▸ **Goal of the exercise**
Repeat only the stretch of lines below that runs from the line with "- Term paper (0.13)" through the line with "Mateo: Term paper: 93.5;", unaltered.

▸ **Record excerpts**
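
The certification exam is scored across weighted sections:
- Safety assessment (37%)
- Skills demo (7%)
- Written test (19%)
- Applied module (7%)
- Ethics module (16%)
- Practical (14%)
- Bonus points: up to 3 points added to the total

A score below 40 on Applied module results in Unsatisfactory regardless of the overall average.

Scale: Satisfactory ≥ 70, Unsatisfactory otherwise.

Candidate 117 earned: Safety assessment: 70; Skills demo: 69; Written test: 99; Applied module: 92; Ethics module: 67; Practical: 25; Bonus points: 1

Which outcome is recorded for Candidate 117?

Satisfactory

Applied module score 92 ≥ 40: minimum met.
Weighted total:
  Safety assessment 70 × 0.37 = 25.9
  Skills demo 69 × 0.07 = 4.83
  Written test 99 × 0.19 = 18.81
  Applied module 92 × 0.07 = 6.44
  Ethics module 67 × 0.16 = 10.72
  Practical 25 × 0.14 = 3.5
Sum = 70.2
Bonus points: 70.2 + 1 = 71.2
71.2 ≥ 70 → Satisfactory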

==

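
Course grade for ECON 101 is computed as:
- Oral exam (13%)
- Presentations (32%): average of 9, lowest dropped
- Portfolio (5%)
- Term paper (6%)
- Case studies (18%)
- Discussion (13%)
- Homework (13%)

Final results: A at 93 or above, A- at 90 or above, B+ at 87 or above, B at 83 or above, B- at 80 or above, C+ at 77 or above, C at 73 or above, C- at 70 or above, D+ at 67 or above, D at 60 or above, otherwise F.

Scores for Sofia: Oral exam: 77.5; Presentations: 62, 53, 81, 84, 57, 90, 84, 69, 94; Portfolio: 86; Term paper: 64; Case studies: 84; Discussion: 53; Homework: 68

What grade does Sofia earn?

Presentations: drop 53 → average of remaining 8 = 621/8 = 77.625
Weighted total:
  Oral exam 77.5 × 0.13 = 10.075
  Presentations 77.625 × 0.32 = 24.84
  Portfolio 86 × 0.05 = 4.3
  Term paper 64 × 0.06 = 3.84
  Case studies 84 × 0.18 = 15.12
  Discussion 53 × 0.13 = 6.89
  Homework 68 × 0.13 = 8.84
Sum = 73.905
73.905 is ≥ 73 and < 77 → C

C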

...

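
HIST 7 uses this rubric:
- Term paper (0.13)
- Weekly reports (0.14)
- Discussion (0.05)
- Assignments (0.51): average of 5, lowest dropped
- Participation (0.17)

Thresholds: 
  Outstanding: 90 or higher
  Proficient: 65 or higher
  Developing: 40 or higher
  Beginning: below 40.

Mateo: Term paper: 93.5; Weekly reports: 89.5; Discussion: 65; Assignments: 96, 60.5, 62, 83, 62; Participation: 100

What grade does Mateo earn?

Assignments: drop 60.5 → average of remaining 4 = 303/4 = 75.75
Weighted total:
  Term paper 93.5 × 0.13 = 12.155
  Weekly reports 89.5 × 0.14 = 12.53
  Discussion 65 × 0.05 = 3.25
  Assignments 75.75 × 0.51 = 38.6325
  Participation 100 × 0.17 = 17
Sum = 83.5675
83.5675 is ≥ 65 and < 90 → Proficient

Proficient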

▸ **Task solution**
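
- Term paper (0.13)
- Weekly reports (0.14)
- Discussion (0.05)
- Assignments (0.51): average of 5, lowest dropped
- Participation (0.17)

Thresholds: 
  Outstanding: 90 or higher
  Proficient: 65 or higher
  Developing: 40 or higher
  Beginning: below 40.

Mateo: Term paper: 93.5; Weekly reports: 89.5; Discussion: 65; Assignments: 96, 60.5, 62, 83, 62; Participation: 100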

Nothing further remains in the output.